◆ **GIVEN RECORDS**:

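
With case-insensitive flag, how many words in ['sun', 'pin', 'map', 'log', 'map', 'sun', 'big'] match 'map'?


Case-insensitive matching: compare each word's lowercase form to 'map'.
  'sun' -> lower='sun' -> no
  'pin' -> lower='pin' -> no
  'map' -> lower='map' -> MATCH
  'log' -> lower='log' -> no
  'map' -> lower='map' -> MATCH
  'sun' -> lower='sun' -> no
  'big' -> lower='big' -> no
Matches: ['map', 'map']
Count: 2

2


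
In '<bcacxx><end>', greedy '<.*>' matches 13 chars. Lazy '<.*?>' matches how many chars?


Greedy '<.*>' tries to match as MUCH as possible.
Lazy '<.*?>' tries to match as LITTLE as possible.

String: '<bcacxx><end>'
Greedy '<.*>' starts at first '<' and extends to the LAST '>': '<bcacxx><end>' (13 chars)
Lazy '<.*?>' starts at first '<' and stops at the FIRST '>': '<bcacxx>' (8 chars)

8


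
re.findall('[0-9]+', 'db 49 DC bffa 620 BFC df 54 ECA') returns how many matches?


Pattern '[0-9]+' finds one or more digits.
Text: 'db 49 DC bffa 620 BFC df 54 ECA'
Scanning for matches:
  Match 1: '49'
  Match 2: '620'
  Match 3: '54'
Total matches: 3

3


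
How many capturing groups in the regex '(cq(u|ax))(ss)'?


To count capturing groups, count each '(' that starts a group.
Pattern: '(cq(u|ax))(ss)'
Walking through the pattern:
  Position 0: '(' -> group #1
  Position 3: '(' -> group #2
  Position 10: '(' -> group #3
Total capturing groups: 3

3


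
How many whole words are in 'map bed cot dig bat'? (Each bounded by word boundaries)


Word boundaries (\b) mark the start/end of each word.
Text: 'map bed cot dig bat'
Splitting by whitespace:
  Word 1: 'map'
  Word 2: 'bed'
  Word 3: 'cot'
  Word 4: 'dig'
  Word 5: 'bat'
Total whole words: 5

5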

◆ **TASK DESCRIPTION**:
Retype the records above exactly.

◆ **OUTPUT FOR THIS EXERCISE**:
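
With case-insensitive flag, how many words in ['sun', 'pin', 'map', 'log', 'map', 'sun', 'big'] match 'map'?


Case-insensitive matching: compare each word's lowercase form to 'map'.
  'sun' -> lower='sun' -> no
  'pin' -> lower='pin' -> no
  'map' -> lower='map' -> MATCH
  'log' -> lower='log' -> no
  'map' -> lower='map' -> MATCH
  'sun' -> lower='sun' -> no
  'big' -> lower='big' -> no
Matches: ['map', 'map']
Count: 2

2


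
In '<bcacxx><end>', greedy '<.*>' matches 13 chars. Lazy '<.*?>' matches how many chars?


Greedy '<.*>' tries to match as MUCH as possible.
Lazy '<.*?>' tries to match as LITTLE as possible.

String: '<bcacxx><end>'
Greedy '<.*>' starts at first '<' and extends to the LAST '>': '<bcacxx><end>' (13 chars)
Lazy '<.*?>' starts at first '<' and stops at the FIRST '>': '<bcacxx>' (8 chars)

8


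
re.findall('[0-9]+', 'db 49 DC bffa 620 BFC df 54 ECA') returns how many matches?


Pattern '[0-9]+' finds one or more digits.
Text: 'db 49 DC bffa 620 BFC df 54 ECA'
Scanning for matches:
  Match 1: '49'
  Match 2: '620'
  Match 3: '54'
Total matches: 3

3


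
How many capturing groups in the regex '(cq(u|ax))(ss)'?


To count capturing groups, count each '(' that starts a group.
Pattern: '(cq(u|ax))(ss)'
Walking through the pattern:
  Position 0: '(' -> group #1
  Position 3: '(' -> group #2
  Position 10: '(' -> group #3
Total capturing groups: 3

3


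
How many whole words are in 'map bed cot dig bat'? (Each bounded by word boundaries)


Word boundaries (\b) mark the start/end of each word.
Text: 'map bed cot dig bat'
Splitting by whitespace:
  Word 1: 'map'
  Word 2: 'bed'
  Word 3: 'cot'
  Word 4: 'dig'
  Word 5: 'bat'
Total whole words: 5

5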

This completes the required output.